THE PROBLEM - Copy the lines word for word. Begin at the line that contains "Consider a European" and end with the final line of the data.

[INPUT DATA Boundary: Start]

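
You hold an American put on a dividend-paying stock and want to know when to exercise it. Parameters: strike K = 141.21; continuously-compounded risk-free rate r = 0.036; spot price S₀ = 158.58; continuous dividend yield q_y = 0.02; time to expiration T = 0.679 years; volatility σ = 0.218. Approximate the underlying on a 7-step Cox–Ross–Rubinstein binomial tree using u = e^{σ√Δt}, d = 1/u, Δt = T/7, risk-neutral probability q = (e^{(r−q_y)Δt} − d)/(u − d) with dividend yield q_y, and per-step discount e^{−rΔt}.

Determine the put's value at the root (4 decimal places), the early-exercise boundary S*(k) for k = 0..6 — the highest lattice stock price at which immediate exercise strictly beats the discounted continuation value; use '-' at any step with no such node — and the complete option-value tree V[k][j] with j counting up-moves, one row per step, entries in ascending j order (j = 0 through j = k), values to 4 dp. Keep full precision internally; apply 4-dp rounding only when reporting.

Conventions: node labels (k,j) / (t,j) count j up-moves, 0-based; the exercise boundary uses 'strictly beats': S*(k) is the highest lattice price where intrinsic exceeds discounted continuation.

price = 3.9447
boundary = - - - - - 112.9314 120.8653
tree:
3.9447
6.2578 1.6077
9.6683 2.8152 0.3846
14.4563 4.8414 0.7635 0.0000
20.7461 8.1279 1.5155 0.0000 0.0000
28.2786 13.1916 3.0083 0.0000 0.0000 0.0000
35.6916 20.3447 5.9715 0.0000 0.0000 0.0000 0.0000
42.6181 28.2786 11.8535 0.0000 0.0000 0.0000 0.0000 0.0000

Δt=0.09700, u=1.07025, d=0.93436, q=0.49446, disc=e^(-rΔt)=0.99651
k=7 terminal: V=max(K-S,0) → 42.6181 28.2786 11.8535 0.0000 0.0000 0.0000 0.0000 0.0000
k=6: j=0 S=105.5184 intr=35.6916 cont=35.4039 V=35.6916[EX]; j=1 S=120.8653 intr=20.3447 cont=20.0867 V=20.3447[EX]; j=2 S=138.4443 intr=2.7657 cont=5.9715 V=5.9715[hold]; j=3 S=158.5800 intr=0.0000 cont=0.0000 V=0.0000[hold]; j=4 S=181.6443 intr=0.0000 cont=0.0000 V=0.0000[hold]; j=5 S=208.0632 intr=0.0000 cont=0.0000 V=0.0000[hold]; j=6 S=238.3246 intr=0.0000 cont=0.0000 V=0.0000[hold]  S*(6)=120.8653
k=5: j=0 S=112.9314 intr=28.2786 cont=28.0052 V=28.2786[EX]; j=1 S=129.3565 intr=11.8535 cont=13.1916 V=13.1916[hold]; j=2 S=148.1705 intr=0.0000 cont=3.0083 V=3.0083[hold]; j=3 S=169.7208 intr=0.0000 cont=0.0000 V=0.0000[hold]; j=4 S=194.4055 intr=0.0000 cont=0.0000 V=0.0000[hold]; j=5 S=222.6804 intr=0.0000 cont=0.0000 V=0.0000[hold]  S*(5)=112.9314
k=4: j=0 S=120.8653 intr=20.3447 cont=20.7461 V=20.7461[hold]; j=1 S=138.4443 intr=2.7657 cont=8.1279 V=8.1279[hold]; j=2 S=158.5800 intr=0.0000 cont=1.5155 V=1.5155[hold]; j=3 S=181.6443 intr=0.0000 cont=0.0000 V=0.0000[hold]; j=4 S=208.0632 intr=0.0000 cont=0.0000 V=0.0000[hold]  S*(4)=-
k=3: j=0 S=129.3565 intr=11.8535 cont=14.4563 V=14.4563[hold]; j=1 S=148.1705 intr=0.0000 cont=4.8414 V=4.8414[hold]; j=2 S=169.7208 intr=0.0000 cont=0.7635 V=0.7635[hold]; j=3 S=194.4055 intr=0.0000 cont=0.0000 V=0.0000[hold]  S*(3)=-
k=2: j=0 S=138.4443 intr=2.7657 cont=9.6683 V=9.6683[hold]; j=1 S=158.5800 intr=0.0000 cont=2.8152 V=2.8152[hold]; j=2 S=181.6443 intr=0.0000 cont=0.3846 V=0.3846[hold]  S*(2)=-
k=1: j=0 S=148.1705 intr=0.0000 cont=6.2578 V=6.2578[hold]; j=1 S=169.7208 intr=0.0000 cont=1.6077 V=1.6077[hold]  S*(1)=-
k=0: j=0 S=158.5800 intr=0.0000 cont=3.9447 V=3.9447[hold]  S*(0)=-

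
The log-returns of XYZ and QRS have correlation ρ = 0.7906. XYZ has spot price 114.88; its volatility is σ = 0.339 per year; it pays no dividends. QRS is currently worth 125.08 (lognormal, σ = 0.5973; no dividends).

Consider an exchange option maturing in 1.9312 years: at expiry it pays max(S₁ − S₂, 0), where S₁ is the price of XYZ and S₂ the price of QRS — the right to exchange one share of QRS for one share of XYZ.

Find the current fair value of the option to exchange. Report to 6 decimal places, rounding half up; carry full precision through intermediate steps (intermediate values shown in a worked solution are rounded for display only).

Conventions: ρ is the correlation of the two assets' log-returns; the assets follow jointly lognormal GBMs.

σ_eff = √(σ₁² + σ₂² − 2ρσ₁σ₂) = √(0.339² + 0.5973² − 2·0.7906·0.339·0.5973) = 0.389255
d₁ = (ln(S₁/S₂) + (q₂ − q₁ + σ_eff²/2)T) / (σ_eff√T) = (ln(114.88/125.08) + (0.0 − 0.0 + 0.075760)·1.9312) / 0.540938 = 0.113214
d₂ = d₁ − σ_eff√T = 0.113214 − 0.540938 = -0.427725
N(d₁) = 0.545070,  N(d₂) = 0.334426
V = S₁·e^{−q₁T}·N(d₁) − S₂·e^{−q₂T}·N(d₂) = 62.617588 − 41.829986 = 20.787603
Key observation: r never enters — measured in units of QRS, the claim is a call on S₁/S₂ struck at 1, so only the dividend yields and σ_eff matter.

exchange price = 20.787603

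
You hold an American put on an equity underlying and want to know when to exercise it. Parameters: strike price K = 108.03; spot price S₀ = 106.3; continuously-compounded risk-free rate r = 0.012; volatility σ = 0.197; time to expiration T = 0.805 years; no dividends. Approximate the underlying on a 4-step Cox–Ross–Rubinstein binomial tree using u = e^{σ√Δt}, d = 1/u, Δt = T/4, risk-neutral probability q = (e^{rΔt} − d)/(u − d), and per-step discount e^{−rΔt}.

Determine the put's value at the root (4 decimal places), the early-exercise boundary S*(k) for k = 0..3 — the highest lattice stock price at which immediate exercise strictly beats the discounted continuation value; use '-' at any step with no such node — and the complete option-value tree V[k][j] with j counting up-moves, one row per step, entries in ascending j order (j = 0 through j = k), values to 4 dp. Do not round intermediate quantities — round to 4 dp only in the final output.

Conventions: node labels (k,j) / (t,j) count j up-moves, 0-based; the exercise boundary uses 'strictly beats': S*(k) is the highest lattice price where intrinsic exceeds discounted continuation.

price = 7.9013
boundary = - - 89.0781 97.3088
tree:
7.9013
12.4899 3.1944
18.9519 5.8680 0.4450
26.4864 10.7212 0.8774 0.0000
33.3837 18.9519 1.7300 0.0000 0.0000

params: Δt=0.20125 u=1.09240 d=0.91542 q=0.49158 e^(-rΔt)=0.99759
t_4 payoffs: 33.3837 18.9519 1.7300 0.0000 0.0000
t_3: node(3,0) S=81.5436 payoff=26.4864 vs cont=26.2259 → 26.4864 [stop]  node(3,1) S=97.3088 payoff=10.7212 vs cont=10.4606 → 10.7212 [stop]  node(3,2) S=116.1220 payoff=0.0000 vs cont=0.8774 → 0.8774 [wait]  node(3,3) S=138.5724 payoff=0.0000 vs cont=0.0000 → 0.0000 [wait]  ⇒ S*(3)=97.3088
t_2: node(2,0) S=89.0781 payoff=18.9519 vs cont=18.6913 → 18.9519 [stop]  node(2,1) S=106.3000 payoff=1.7300 vs cont=5.8680 → 5.8680 [wait]  node(2,2) S=126.8515 payoff=0.0000 vs cont=0.4450 → 0.4450 [wait]  ⇒ S*(2)=89.0781
t_1: node(1,0) S=97.3088 payoff=10.7212 vs cont=12.4899 → 12.4899 [wait]  node(1,1) S=116.1220 payoff=0.0000 vs cont=3.1944 → 3.1944 [wait]  ⇒ S*(1)=-
t_0: node(0,0) S=106.3000 payoff=1.7300 vs cont=7.9013 → 7.9013 [wait]  ⇒ S*(0)=-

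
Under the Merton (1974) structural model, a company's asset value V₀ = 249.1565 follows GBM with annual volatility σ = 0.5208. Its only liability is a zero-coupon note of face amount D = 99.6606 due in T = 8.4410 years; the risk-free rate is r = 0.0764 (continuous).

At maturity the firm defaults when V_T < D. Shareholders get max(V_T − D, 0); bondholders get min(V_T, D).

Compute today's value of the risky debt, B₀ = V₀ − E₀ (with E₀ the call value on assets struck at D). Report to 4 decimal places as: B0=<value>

With assets at 249.1565 and a single debt payment of 99.6606 at 8.4410 years:
d₁ = [ln(V₀/D) + (r + σ²/2)T] / (σ√T)
   = [ln(249.1565/99.6606) + (0.0764 + 0.5·0.5208²)·8.4410] / (0.5208·√8.4410)
   = [0.916311 + 1.789630] / 1.513101 = 1.788341
d₂ = d₁ − σ√T = 1.788341 − 1.513101 = 0.275240
N(d₁) = 0.963139,  N(d₂) = 0.608434,  e^(−rT) = 0.524719
E₀ = V₀·N(d₁) − D·e^(−rT)·N(d₂)
   = 249.1565·0.963139 − 99.6606·0.524719·0.608434 = 208.155130
B₀ = V₀ − E₀ = 249.1565 − 208.155130 = 41.001370

B0=41.0014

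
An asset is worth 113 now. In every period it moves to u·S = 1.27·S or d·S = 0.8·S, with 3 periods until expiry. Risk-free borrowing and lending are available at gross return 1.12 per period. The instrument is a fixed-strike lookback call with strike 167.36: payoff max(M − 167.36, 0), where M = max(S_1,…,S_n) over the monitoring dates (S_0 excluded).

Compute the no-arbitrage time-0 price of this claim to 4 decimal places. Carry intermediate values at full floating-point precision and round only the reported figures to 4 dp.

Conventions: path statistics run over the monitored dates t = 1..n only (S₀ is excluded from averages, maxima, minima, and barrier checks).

price = 15.9703

Set p* = 0.6809 (from d < R < u); the path-dependent value is the discounted p*-expectation over all price paths.
Enumerate all 2^3 = 8 price paths (U = up ×1.27, D = down ×0.8); each path with k up-moves has probability p*^k·(1−p*)^(3−k).
DDD: M=90.4000, payoff=0.0000, prob=0.032507
UDD: M=143.5100, payoff=0.0000, prob=0.069349
DUD: M=114.8080, payoff=0.0000, prob=0.069349
UUD: M=182.2577, payoff=14.8977, prob=0.147944
DDU: M=91.8464, payoff=0.0000, prob=0.069349
UDU: M=145.8062, payoff=0.0000, prob=0.147944
DUU: M=145.8062, payoff=0.0000, prob=0.147944
UUU: M=231.4673, payoff=64.1073, prob=0.315614
Price = Σ prob·payoff / R^3 = 22.437186 / 1.404928 = 15.9703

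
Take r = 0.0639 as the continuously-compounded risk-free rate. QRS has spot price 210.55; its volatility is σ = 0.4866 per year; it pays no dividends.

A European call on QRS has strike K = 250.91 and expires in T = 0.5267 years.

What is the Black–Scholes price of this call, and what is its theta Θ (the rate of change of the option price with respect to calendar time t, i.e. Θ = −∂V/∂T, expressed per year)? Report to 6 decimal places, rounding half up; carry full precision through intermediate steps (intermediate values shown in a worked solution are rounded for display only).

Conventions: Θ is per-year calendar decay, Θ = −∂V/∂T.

σ√T = 0.4866·√0.5267 = 0.353146
d₁ = (ln(S/K) + (r+σ²/2)T) / (σ√T) = (ln(210.55/250.91) + (0.0639+0.4866²/2)·0.5267) / 0.353146 = (-0.175371 + 0.096012) / 0.353146 = -0.224721
d₂ = d₁ − σ√T = -0.224721 − 0.353146 = -0.577866
e^{−rT} = 0.966904
N(d₁) = 0.411098,  N(d₂) = 0.281677
Call price V = S·N(d₁) − K·e^{−rT}·N(d₂) = 86.556741 − 68.336541 = 18.220201
φ(d₁) = (1/√(2π))·e^{−d₁²/2} = 0.388995
Θ = −S·φ(d₁)·σ/(2√T) − r·K·e^{−rT}·N(d₂) = −27.457434 − 4.366705 = -31.824139

price = 18.220201
Θ = -31.824139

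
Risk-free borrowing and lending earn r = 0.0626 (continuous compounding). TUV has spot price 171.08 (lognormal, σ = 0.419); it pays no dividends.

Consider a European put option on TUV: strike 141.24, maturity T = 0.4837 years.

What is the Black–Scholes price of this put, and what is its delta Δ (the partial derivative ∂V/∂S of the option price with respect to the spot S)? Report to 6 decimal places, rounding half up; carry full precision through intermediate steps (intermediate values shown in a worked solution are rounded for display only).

σ√T = 0.419·√0.4837 = 0.291408
d₁ = (ln(S/K) + (r+σ²/2)T) / (σ√T) = (ln(171.08/141.24) + (0.0626+0.419²/2)·0.4837) / 0.291408 = (0.191671 + 0.072739) / 0.291408 = 0.907351
d₂ = d₁ − σ√T = 0.907351 − 0.291408 = 0.615943
e^{−rT} = 0.970174
N(−d₁) = 0.182111,  N(−d₂) = 0.268966
Put price V = K·e^{−rT}·N(−d₂) − S·N(−d₁) = 36.855732 − 31.155474 = 5.700259
Δ = −N(−d₁) = -0.182111

price = 5.700259
Δ = -0.182111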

[INPUT DATA Boundary: End]

ANSWER AREA -
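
Consider a European put option on TUV: strike 141.24, maturity T = 0.4837 years.

What is the Black–Scholes price of this put, and what is its delta Δ (the partial derivative ∂V/∂S of the option price with respect to the spot S)? Report to 6 decimal places, rounding half up; carry full precision through intermediate steps (intermediate values shown in a worked solution are rounded for display only).

σ√T = 0.419·√0.4837 = 0.291408
d₁ = (ln(S/K) + (r+σ²/2)T) / (σ√T) = (ln(171.08/141.24) + (0.0626+0.419²/2)·0.4837) / 0.291408 = (0.191671 + 0.072739) / 0.291408 = 0.907351
d₂ = d₁ − σ√T = 0.907351 − 0.291408 = 0.615943
e^{−rT} = 0.970174
N(−d₁) = 0.182111,  N(−d₂) = 0.268966
Put price V = K·e^{−rT}·N(−d₂) − S·N(−d₁) = 36.855732 − 31.155474 = 5.700259
Δ = −N(−d₁) = -0.182111

price = 5.700259
Δ = -0.182111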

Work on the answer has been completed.